WHAT TO PRODUCE
The lines to be extracted run from the start of the listing through the line containing "plays bid 15: 11"; copy them exactly and nothing else.

DATA FOR THE TASK
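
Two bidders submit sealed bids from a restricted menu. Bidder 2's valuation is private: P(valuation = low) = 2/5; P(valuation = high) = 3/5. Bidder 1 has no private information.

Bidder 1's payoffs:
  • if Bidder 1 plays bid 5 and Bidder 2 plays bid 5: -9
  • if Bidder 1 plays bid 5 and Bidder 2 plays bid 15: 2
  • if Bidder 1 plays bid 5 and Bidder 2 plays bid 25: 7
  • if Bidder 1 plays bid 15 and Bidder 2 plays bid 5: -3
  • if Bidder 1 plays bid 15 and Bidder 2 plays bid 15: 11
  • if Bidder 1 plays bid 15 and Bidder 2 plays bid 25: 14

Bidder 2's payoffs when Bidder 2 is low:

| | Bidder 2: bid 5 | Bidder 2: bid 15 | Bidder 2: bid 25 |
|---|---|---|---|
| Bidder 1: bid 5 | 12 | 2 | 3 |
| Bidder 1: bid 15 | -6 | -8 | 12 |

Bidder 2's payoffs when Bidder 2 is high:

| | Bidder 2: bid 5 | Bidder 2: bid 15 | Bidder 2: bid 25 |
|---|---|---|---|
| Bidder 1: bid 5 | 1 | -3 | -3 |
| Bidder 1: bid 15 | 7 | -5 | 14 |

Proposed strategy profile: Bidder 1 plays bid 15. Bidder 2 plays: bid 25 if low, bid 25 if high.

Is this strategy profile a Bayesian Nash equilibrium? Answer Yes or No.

Yes

A profile is a BNE iff every type of every player is best-responding given beliefs about the other side.
Bidder 1 plays bid 15: E[bid 15] = 2/5·(14) + 3/5·(14) = 14; E[bid 5] = 7. Best-responding. ✓
Bidder 2 (valuation low), facing bid 15: bid 5 gives -6, bid 15 gives -8, bid 25 gives 12. Proposed bid 25 is best. ✓
Bidder 2 (valuation high), facing bid 15: bid 5 gives 7, bid 15 gives -5, bid 25 gives 14. Proposed bid 25 is best. ✓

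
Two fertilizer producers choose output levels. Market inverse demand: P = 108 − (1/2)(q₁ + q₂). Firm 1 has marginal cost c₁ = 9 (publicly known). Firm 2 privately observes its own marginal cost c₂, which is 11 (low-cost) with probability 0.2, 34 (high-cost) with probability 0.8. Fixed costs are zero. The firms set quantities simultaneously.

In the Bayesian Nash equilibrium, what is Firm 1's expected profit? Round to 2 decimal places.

3168.08

Type-c best response for Firm 2: q₂(c) = (108 − c) − q₁/2.
Firm 1 maximizes expected profit; its first-order condition is 108 − q₁ − (1/2)E[q₂] − 9 = 0.
Substituting E[q₂] and solving: E[c₂] = 29.4, so q₁ = (108 − 2·9 + 29.4)/(3/2) = 79.6.
E[P] = 108 − (1/2)·(q₁ + E[q₂]) = 48.8; Firm 1's expected profit = (E[P] − 9)·q₁ = (48.8 − 9)·79.6 = 3168.08.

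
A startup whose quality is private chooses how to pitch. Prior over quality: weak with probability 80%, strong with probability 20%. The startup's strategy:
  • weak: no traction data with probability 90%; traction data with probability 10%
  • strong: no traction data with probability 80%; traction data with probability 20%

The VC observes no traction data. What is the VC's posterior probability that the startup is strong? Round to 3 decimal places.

0.182

P(no traction data) = 0.8·0.9 + 0.2·0.8 = 0.88
P(strong | no traction data) = (0.2·0.8) / 0.88 = 0.16 / 0.88 = 0.181818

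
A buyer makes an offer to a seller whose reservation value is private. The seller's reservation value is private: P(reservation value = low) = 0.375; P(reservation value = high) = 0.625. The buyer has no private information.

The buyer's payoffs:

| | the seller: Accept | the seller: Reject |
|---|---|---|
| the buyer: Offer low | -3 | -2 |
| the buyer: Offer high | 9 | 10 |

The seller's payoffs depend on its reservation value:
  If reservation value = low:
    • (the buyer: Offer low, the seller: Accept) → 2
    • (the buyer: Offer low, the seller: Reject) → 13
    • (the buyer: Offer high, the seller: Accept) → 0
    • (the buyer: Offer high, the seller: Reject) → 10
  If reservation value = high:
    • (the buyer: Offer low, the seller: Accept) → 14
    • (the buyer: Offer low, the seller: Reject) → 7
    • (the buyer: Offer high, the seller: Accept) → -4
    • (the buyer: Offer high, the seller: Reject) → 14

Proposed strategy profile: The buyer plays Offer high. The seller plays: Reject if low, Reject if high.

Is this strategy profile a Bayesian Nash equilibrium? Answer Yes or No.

Yes

The buyer plays Offer high: E[Offer high] = 0.375·(10) + 0.625·(10) = 10; E[Offer low] = -2. Best-responding. ✓
The seller (reservation value low), facing Offer high: Accept gives 0, Reject gives 10. Proposed Reject is best. ✓
The seller (reservation value high), facing Offer high: Accept gives -4, Reject gives 14. Proposed Reject is best. ✓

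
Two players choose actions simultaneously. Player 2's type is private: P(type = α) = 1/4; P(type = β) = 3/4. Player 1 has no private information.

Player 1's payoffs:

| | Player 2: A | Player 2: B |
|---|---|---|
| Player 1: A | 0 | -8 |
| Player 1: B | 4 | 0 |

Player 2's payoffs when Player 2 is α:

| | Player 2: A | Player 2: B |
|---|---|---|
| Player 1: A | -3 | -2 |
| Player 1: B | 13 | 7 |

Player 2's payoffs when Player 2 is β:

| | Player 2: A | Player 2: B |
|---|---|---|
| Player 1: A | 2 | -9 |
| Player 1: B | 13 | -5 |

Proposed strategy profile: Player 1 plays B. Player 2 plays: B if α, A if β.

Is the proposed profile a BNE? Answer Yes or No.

No

Player 1 plays B: E[B] = 1/4·(0) + 3/4·(4) = 3; E[A] = -2. Best-responding. ✓
Player 2 (type α), facing B: A gives 13, B gives 7. Proposed B is not best — profitable deviation exists. ✗
Player 2 (type β), facing B: A gives 13, B gives -5. Proposed A is best. ✓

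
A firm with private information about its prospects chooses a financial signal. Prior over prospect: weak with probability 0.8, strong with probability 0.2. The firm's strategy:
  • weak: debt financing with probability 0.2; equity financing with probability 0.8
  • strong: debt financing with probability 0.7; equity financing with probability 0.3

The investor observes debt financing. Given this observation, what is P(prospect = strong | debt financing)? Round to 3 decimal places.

0.467

P(debt financing) = 0.8·0.2 + 0.2·0.7 = 0.3
P(strong | debt financing) = (0.2·0.7) / 0.3 = 0.14 / 0.3 = 0.466667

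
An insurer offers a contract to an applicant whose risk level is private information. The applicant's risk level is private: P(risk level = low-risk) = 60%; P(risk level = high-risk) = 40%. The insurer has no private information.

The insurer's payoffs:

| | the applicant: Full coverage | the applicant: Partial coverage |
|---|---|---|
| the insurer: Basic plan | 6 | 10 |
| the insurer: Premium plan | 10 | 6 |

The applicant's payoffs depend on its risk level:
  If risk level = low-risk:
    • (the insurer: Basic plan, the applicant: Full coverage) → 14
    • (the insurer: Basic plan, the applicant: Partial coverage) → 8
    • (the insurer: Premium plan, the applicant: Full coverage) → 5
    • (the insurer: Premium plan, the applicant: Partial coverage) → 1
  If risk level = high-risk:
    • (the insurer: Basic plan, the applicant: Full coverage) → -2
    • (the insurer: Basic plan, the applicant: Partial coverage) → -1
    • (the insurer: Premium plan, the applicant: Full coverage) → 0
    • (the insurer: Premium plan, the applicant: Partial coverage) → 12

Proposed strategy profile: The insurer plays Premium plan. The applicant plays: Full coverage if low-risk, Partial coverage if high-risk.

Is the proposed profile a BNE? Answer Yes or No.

A profile is a BNE iff every type of every player is best-responding given beliefs about the other side.
The insurer plays Premium plan: E[Premium plan] = 0.6·(10) + 0.4·(6) = 8.4; E[Basic plan] = 7.6. Best-responding. ✓
The applicant (risk level low-risk), facing Premium plan: Full coverage gives 5, Partial coverage gives 1. Proposed Full coverage is best. ✓
The applicant (risk level high-risk), facing Premium plan: Full coverage gives 0, Partial coverage gives 12. Proposed Partial coverage is best. ✓

Yes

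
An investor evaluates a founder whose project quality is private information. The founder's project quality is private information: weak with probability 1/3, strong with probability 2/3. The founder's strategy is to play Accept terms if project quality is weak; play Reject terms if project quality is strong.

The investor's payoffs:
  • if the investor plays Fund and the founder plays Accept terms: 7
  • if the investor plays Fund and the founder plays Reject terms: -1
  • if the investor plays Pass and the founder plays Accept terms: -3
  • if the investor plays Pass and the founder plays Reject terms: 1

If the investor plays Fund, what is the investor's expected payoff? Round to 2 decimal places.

E[Fund] = 1/3·7 + 2/3·(-1) = 7/3 + (-2/3) = 5/3

1.67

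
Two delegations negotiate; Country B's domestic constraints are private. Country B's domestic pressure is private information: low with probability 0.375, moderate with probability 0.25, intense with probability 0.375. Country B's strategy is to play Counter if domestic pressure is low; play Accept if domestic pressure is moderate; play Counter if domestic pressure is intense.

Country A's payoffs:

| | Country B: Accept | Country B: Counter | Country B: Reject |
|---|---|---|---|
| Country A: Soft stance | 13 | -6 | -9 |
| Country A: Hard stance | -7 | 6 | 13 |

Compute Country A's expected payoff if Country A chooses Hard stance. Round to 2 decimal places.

E[Hard stance] = 0.375·6 + 0.25·(-7) + 0.375·6 = 2.25 + (-1.75) + 2.25 = 2.75

2.75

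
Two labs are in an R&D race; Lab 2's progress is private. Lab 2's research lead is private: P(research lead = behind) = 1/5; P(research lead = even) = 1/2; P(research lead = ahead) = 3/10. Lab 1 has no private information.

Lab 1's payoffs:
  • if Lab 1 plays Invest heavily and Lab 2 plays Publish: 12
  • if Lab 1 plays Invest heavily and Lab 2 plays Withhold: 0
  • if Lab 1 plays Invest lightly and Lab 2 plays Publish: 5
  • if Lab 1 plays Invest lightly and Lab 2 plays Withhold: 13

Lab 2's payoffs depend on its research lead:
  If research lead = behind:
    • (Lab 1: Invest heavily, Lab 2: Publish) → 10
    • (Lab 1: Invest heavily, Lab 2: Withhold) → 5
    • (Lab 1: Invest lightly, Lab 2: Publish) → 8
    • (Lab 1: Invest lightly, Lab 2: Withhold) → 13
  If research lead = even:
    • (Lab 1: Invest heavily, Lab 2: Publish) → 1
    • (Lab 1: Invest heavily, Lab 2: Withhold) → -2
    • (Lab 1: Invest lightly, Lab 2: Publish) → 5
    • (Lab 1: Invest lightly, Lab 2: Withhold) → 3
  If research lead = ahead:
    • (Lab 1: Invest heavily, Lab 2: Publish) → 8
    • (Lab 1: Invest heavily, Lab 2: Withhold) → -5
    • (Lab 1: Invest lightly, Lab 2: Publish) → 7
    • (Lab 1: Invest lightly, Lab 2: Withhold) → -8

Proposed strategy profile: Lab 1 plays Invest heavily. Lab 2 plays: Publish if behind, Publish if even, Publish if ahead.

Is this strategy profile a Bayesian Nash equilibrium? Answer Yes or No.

A profile is a BNE iff every type of every player is best-responding given beliefs about the other side.
Lab 1 plays Invest heavily: E[Invest heavily] = 1/5·(12) + 1/2·(12) + 3/10·(12) = 12; E[Invest lightly] = 5. Best-responding. ✓
Lab 2 (research lead behind), facing Invest heavily: Publish gives 10, Withhold gives 5. Proposed Publish is best. ✓
Lab 2 (research lead even), facing Invest heavily: Publish gives 1, Withhold gives -2. Proposed Publish is best. ✓
Lab 2 (research lead ahead), facing Invest heavily: Publish gives 8, Withhold gives -5. Proposed Publish is best. ✓

Yes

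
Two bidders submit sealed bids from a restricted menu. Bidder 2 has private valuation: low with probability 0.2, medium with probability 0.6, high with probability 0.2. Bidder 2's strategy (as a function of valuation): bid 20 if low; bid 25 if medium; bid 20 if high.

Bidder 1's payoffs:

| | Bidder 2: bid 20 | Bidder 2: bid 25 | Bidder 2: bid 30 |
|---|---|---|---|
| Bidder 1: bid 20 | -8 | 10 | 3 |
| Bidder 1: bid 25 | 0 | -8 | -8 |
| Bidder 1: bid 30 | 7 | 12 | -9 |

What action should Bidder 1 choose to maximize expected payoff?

bid 30

Compute Bidder 1's expected payoff for each action, taking the expectation over Bidder 2's type.
E[bid 20] = 0.2·(-8) + 0.6·(10) + 0.2·(-8) = 2.8
E[bid 25] = 0.2·(0) + 0.6·(-8) + 0.2·(0) = -4.8
E[bid 30] = 0.2·(7) + 0.6·(12) + 0.2·(7) = 10
Best response: bid 30 (10 is the largest).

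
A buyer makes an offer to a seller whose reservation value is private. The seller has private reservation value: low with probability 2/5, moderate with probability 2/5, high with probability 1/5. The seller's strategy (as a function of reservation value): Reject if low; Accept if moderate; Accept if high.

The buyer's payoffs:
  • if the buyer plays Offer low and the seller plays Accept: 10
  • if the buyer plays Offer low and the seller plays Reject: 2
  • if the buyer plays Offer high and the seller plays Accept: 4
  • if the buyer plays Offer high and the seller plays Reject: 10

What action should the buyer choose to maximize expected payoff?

Offer low

E[Offer low] = 2/5·(2) + 2/5·(10) + 1/5·(10) = 34/5
E[Offer high] = 2/5·(10) + 2/5·(4) + 1/5·(4) = 32/5
Best response: Offer low (34/5 is the largest).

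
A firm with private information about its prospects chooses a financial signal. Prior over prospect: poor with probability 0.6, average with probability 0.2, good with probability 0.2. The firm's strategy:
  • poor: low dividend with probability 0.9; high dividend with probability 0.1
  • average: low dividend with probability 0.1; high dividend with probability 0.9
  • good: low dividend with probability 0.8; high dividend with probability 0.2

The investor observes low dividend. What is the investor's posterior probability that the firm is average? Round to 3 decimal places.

0.028

Apply Bayes' rule using the sender's strategy as the likelihood.
P(low dividend) = 0.6·0.9 + 0.2·0.1 + 0.2·0.8 = 0.72
P(average | low dividend) = (0.2·0.1) / 0.72 = 0.02 / 0.72 = 0.0277778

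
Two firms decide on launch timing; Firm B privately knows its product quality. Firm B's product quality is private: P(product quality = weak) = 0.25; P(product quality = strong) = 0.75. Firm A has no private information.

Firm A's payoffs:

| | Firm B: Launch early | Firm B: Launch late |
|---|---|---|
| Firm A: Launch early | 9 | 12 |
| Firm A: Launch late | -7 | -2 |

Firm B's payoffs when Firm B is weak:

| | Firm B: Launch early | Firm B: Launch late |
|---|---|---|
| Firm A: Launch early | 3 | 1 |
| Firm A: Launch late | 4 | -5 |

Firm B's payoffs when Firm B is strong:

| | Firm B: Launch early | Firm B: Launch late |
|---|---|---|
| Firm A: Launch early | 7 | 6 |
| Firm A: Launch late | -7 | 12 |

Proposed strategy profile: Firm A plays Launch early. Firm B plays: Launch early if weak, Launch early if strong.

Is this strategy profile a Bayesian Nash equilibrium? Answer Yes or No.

A profile is a BNE iff every type of every player is best-responding given beliefs about the other side.
Firm A plays Launch early: E[Launch early] = 0.25·(9) + 0.75·(9) = 9; E[Launch late] = -7. Best-responding. ✓
Firm B (product quality weak), facing Launch early: Launch early gives 3, Launch late gives 1. Proposed Launch early is best. ✓
Firm B (product quality strong), facing Launch early: Launch early gives 7, Launch late gives 6. Proposed Launch early is best. ✓

Yes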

EXERCISE RESPONSE
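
Two bidders submit sealed bids from a restricted menu. Bidder 2's valuation is private: P(valuation = low) = 2/5; P(valuation = high) = 3/5. Bidder 1 has no private information.

Bidder 1's payoffs:
  • if Bidder 1 plays bid 5 and Bidder 2 plays bid 5: -9
  • if Bidder 1 plays bid 5 and Bidder 2 plays bid 15: 2
  • if Bidder 1 plays bid 5 and Bidder 2 plays bid 25: 7
  • if Bidder 1 plays bid 15 and Bidder 2 plays bid 5: -3
  • if Bidder 1 plays bid 15 and Bidder 2 plays bid 15: 11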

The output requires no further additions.